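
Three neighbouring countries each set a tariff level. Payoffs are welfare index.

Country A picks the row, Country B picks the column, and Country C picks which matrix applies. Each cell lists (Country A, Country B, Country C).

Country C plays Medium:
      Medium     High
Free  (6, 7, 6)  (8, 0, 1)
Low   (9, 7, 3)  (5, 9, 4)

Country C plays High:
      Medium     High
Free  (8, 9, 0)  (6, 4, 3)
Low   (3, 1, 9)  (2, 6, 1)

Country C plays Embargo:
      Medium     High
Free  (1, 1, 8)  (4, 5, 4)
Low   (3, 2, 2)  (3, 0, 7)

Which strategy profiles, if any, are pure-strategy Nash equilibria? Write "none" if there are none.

Pure NE: (Free, High, Embargo)

(Free, Medium, Medium): Country A can switch to Low (6 → 9). Not NE.
(Free, Medium, High): Country C can switch to Medium (0 → 6). Not NE.
(Free, Medium, Embargo): Country A can switch to Low (1 → 3). Not NE.
(Free, High, Medium): Country B can switch to Medium (0 → 7). Not NE.
(Free, High, High): Country B can switch to Medium (4 → 9). Not NE.
(Free, High, Embargo): Country A gets 4, best alternative 3; Country B gets 5, best alternative 1; Country C gets 4, best alternative 3. No profitable deviation — NE.
(Low, Medium, Medium): Country B can switch to High (7 → 9). Not NE.
(Low, Medium, High): Country A can switch to Free (3 → 8). Not NE.
(Low, Medium, Embargo): Country C can switch to Medium (2 → 3). Not NE.
(Low, High, Medium): Country A can switch to Free (5 → 8). Not NE.
(Low, High, High): Country A can switch to Free (2 → 6). Not NE.
(Low, High, Embargo): Country A can switch to Free (3 → 4). Not NE.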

DESCRIPTION OF THE TASK:
In the listing above, find every line with the word "plays" and copy it.

EXERCISE SOLUTION:
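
Country C plays Medium:
Country C plays High:
Country C plays Embargo: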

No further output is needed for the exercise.